Extracted entries:
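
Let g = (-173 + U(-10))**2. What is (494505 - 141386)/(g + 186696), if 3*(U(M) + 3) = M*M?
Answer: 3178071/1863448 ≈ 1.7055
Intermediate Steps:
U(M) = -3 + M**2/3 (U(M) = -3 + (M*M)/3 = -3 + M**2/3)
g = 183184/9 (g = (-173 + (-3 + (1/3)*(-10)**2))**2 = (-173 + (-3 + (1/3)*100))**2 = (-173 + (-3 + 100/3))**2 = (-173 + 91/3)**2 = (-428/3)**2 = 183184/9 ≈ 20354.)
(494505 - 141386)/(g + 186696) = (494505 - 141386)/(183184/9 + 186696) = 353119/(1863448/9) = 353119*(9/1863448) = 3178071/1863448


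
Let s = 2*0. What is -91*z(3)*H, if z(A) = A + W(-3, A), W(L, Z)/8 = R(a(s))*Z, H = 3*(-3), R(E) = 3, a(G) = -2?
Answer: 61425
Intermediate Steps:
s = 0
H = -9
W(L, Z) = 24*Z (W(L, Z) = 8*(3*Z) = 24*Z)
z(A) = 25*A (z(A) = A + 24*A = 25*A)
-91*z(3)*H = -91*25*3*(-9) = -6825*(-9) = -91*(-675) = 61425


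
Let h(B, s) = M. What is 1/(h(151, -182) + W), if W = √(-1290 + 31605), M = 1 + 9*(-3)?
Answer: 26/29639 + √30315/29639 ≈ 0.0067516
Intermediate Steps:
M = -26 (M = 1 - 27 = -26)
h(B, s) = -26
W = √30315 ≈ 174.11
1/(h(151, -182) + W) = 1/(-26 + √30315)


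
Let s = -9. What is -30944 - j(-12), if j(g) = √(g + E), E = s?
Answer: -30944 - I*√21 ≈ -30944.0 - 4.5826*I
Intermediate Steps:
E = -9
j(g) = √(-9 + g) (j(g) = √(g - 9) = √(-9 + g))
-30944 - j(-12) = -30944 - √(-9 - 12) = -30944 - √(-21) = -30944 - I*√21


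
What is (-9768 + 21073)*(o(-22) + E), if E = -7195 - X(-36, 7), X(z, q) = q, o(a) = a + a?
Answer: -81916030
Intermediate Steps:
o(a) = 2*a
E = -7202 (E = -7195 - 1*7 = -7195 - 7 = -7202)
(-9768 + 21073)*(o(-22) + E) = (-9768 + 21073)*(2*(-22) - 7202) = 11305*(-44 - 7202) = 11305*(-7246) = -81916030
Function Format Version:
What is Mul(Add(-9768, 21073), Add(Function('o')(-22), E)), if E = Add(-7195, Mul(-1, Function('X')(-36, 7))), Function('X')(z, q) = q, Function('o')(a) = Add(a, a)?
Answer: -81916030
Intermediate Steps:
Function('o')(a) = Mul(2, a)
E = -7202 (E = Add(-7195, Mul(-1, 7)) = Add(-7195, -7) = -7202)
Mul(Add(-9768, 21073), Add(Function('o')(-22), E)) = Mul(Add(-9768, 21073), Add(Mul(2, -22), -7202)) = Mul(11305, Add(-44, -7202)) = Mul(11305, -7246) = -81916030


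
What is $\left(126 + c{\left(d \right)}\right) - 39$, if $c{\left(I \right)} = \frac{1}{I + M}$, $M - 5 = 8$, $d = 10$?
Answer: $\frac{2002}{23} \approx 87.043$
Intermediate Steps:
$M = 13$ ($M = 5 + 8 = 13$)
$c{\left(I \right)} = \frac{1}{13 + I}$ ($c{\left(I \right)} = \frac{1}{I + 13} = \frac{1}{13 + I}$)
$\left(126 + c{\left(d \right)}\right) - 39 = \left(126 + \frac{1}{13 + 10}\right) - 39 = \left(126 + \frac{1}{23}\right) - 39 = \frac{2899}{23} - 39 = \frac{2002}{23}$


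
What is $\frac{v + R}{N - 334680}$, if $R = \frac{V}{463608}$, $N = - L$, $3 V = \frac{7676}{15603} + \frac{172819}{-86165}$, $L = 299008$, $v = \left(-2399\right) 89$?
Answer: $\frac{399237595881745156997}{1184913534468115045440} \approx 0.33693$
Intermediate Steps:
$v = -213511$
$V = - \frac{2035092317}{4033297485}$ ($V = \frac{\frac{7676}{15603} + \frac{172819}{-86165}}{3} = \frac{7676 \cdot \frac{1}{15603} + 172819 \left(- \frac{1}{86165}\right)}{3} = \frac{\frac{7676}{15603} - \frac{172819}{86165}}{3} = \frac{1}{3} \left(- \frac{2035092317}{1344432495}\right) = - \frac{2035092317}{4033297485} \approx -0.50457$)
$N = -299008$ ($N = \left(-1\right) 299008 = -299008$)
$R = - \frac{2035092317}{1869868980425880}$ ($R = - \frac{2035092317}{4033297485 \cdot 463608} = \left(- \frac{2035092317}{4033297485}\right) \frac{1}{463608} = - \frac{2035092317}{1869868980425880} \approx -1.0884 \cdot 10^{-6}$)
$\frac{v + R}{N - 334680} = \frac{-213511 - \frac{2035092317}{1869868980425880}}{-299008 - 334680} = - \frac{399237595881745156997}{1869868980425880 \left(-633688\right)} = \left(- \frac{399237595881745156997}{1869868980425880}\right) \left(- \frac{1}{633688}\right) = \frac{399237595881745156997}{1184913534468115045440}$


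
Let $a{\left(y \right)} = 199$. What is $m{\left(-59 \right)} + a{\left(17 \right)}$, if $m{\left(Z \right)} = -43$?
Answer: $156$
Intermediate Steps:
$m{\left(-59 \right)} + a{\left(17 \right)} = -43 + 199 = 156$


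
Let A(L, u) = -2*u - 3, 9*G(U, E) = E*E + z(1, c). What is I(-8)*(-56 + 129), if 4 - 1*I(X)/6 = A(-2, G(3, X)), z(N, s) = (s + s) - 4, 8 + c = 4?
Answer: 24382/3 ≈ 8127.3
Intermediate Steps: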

What is being asked: Repeat the full set of records exactly.

Solution:
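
Let g = (-173 + U(-10))**2. What is (494505 - 141386)/(g + 186696), if 3*(U(M) + 3) = M*M?
Answer: 3178071/1863448 ≈ 1.7055
Intermediate Steps:
U(M) = -3 + M**2/3 (U(M) = -3 + (M*M)/3 = -3 + M**2/3)
g = 183184/9 (g = (-173 + (-3 + (1/3)*(-10)**2))**2 = (-173 + (-3 + (1/3)*100))**2 = (-173 + (-3 + 100/3))**2 = (-173 + 91/3)**2 = (-428/3)**2 = 183184/9 ≈ 20354.)
(494505 - 141386)/(g + 186696) = (494505 - 141386)/(183184/9 + 186696) = 353119/(1863448/9) = 353119*(9/1863448) = 3178071/1863448


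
Let s = 2*0. What is -91*z(3)*H, if z(A) = A + W(-3, A), W(L, Z)/8 = R(a(s))*Z, H = 3*(-3), R(E) = 3, a(G) = -2?
Answer: 61425
Intermediate Steps:
s = 0
H = -9
W(L, Z) = 24*Z (W(L, Z) = 8*(3*Z) = 24*Z)
z(A) = 25*A (z(A) = A + 24*A = 25*A)
-91*z(3)*H = -91*25*3*(-9) = -6825*(-9) = -91*(-675) = 61425


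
Let h(B, s) = M. What is 1/(h(151, -182) + W), if W = √(-1290 + 31605), M = 1 + 9*(-3)?
Answer: 26/29639 + √30315/29639 ≈ 0.0067516
Intermediate Steps:
M = -26 (M = 1 - 27 = -26)
h(B, s) = -26
W = √30315 ≈ 174.11
1/(h(151, -182) + W) = 1/(-26 + √30315)


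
Let s = -9. What is -30944 - j(-12), if j(g) = √(g + E), E = s?
Answer: -30944 - I*√21 ≈ -30944.0 - 4.5826*I
Intermediate Steps:
E = -9
j(g) = √(-9 + g) (j(g) = √(g - 9) = √(-9 + g))
-30944 - j(-12) = -30944 - √(-9 - 12) = -30944 - √(-21) = -30944 - I*√21


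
What is (-9768 + 21073)*(o(-22) + E), if E = -7195 - X(-36, 7), X(z, q) = q, o(a) = a + a?
Answer: -81916030
Intermediate Steps:
o(a) = 2*a
E = -7202 (E = -7195 - 1*7 = -7195 - 7 = -7202)
(-9768 + 21073)*(o(-22) + E) = (-9768 + 21073)*(2*(-22) - 7202) = 11305*(-44 - 7202) = 11305*(-7246) = -81916030
Function Format Version:
What is Mul(Add(-9768, 21073), Add(Function('o')(-22), E)), if E = Add(-7195, Mul(-1, Function('X')(-36, 7))), Function('X')(z, q) = q, Function('o')(a) = Add(a, a)?
Answer: -81916030
Intermediate Steps:
Function('o')(a) = Mul(2, a)
E = -7202 (E = Add(-7195, Mul(-1, 7)) = Add(-7195, -7) = -7202)
Mul(Add(-9768, 21073), Add(Function('o')(-22), E)) = Mul(Add(-9768, 21073), Add(Mul(2, -22), -7202)) = Mul(11305, Add(-44, -7202)) = Mul(11305, -7246) = -81916030


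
What is $\left(126 + c{\left(d \right)}\right) - 39$, if $c{\left(I \right)} = \frac{1}{I + M}$, $M - 5 = 8$, $d = 10$?
Answer: $\frac{2002}{23} \approx 87.043$
Intermediate Steps:
$M = 13$ ($M = 5 + 8 = 13$)
$c{\left(I \right)} = \frac{1}{13 + I}$ ($c{\left(I \right)} = \frac{1}{I + 13} = \frac{1}{13 + I}$)
$\left(126 + c{\left(d \right)}\right) - 39 = \left(126 + \frac{1}{13 + 10}\right) - 39 = \left(126 + \frac{1}{23}\right) - 39 = \frac{2899}{23} - 39 = \frac{2002}{23}$


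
What is $\frac{v + R}{N - 334680}$, if $R = \frac{V}{463608}$, $N = - L$, $3 V = \frac{7676}{15603} + \frac{172819}{-86165}$, $L = 299008$, $v = \left(-2399\right) 89$?
Answer: $\frac{399237595881745156997}{1184913534468115045440} \approx 0.33693$
Intermediate Steps:
$v = -213511$
$V = - \frac{2035092317}{4033297485}$ ($V = \frac{\frac{7676}{15603} + \frac{172819}{-86165}}{3} = \frac{7676 \cdot \frac{1}{15603} + 172819 \left(- \frac{1}{86165}\right)}{3} = \frac{\frac{7676}{15603} - \frac{172819}{86165}}{3} = \frac{1}{3} \left(- \frac{2035092317}{1344432495}\right) = - \frac{2035092317}{4033297485} \approx -0.50457$)
$N = -299008$ ($N = \left(-1\right) 299008 = -299008$)
$R = - \frac{2035092317}{1869868980425880}$ ($R = - \frac{2035092317}{4033297485 \cdot 463608} = \left(- \frac{2035092317}{4033297485}\right) \frac{1}{463608} = - \frac{2035092317}{1869868980425880} \approx -1.0884 \cdot 10^{-6}$)
$\frac{v + R}{N - 334680} = \frac{-213511 - \frac{2035092317}{1869868980425880}}{-299008 - 334680} = - \frac{399237595881745156997}{1869868980425880 \left(-633688\right)} = \left(- \frac{399237595881745156997}{1869868980425880}\right) \left(- \frac{1}{633688}\right) = \frac{399237595881745156997}{1184913534468115045440}$


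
Let $a{\left(y \right)} = 199$. What is $m{\left(-59 \right)} + a{\left(17 \right)}$, if $m{\left(Z \right)} = -43$?
Answer: $156$
Intermediate Steps:
$m{\left(-59 \right)} + a{\left(17 \right)} = -43 + 199 = 156$


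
Let A(L, u) = -2*u - 3, 9*G(U, E) = E*E + z(1, c). What is I(-8)*(-56 + 129), if 4 - 1*I(X)/6 = A(-2, G(3, X)), z(N, s) = (s + s) - 4, 8 + c = 4?
Answer: 24382/3 ≈ 8127.3
Intermediate Steps: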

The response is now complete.